START Input records

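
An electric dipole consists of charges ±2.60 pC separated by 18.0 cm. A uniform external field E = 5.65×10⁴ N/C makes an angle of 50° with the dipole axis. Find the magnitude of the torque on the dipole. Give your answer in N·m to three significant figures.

Dipole moment p = qd = (2.60×10⁻¹² C)(0.180 m) = 4.68×10⁻¹³ C·m.
Torque on an electric dipole: τ = pE sinθ.
τ = (4.68×10⁻¹³)(5.65×10⁴)·sin50° = 2.026×10⁻⁸ N·m.

τ ≈ 2.03×10⁻⁸ N·m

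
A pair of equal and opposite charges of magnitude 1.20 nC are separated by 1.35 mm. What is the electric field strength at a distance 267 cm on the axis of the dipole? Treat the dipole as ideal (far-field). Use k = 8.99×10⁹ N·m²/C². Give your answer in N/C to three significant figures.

Dipole moment p = qd = (1.20×10⁻⁹ C)(0.00135 m) = 1.62×10⁻¹² C·m.
On the dipole axis E = 2kp/r³.
E = 2·(8.99×10⁹)(1.62×10⁻¹²) / (2.67)³ = 0.001530 N/C.

E ≈ 0.00153 N/C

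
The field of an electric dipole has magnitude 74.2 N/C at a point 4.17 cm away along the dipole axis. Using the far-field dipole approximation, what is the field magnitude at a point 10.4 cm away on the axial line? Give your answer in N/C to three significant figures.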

END Input records

=== Instructions to follow ===
Copy out the entries. Leave every line exactly as it is.

=== Result of the exercise ===
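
An electric dipole consists of charges ±2.60 pC separated by 18.0 cm. A uniform external field E = 5.65×10⁴ N/C makes an angle of 50° with the dipole axis. Find the magnitude of the torque on the dipole. Give your answer in N·m to three significant figures.

Dipole moment p = qd = (2.60×10⁻¹² C)(0.180 m) = 4.68×10⁻¹³ C·m.
Torque on an electric dipole: τ = pE sinθ.
τ = (4.68×10⁻¹³)(5.65×10⁴)·sin50° = 2.026×10⁻⁸ N·m.

τ ≈ 2.03×10⁻⁸ N·m

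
A pair of equal and opposite charges of magnitude 1.20 nC are separated by 1.35 mm. What is the electric field strength at a distance 267 cm on the axis of the dipole? Treat the dipole as ideal (far-field). Use k = 8.99×10⁹ N·m²/C². Give your answer in N/C to three significant figures.

Dipole moment p = qd = (1.20×10⁻⁹ C)(0.00135 m) = 1.62×10⁻¹² C·m.
On the dipole axis E = 2kp/r³.
E = 2·(8.99×10⁹)(1.62×10⁻¹²) / (2.67)³ = 0.001530 N/C.

E ≈ 0.00153 N/C

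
The field of an electric dipole has magnitude 74.2 N/C at a point 4.17 cm away along the dipole axis. Using the far-field dipole approximation, what is the field magnitude at a point 10.4 cm away on the axial line? Give your answer in N/C to three significant figures.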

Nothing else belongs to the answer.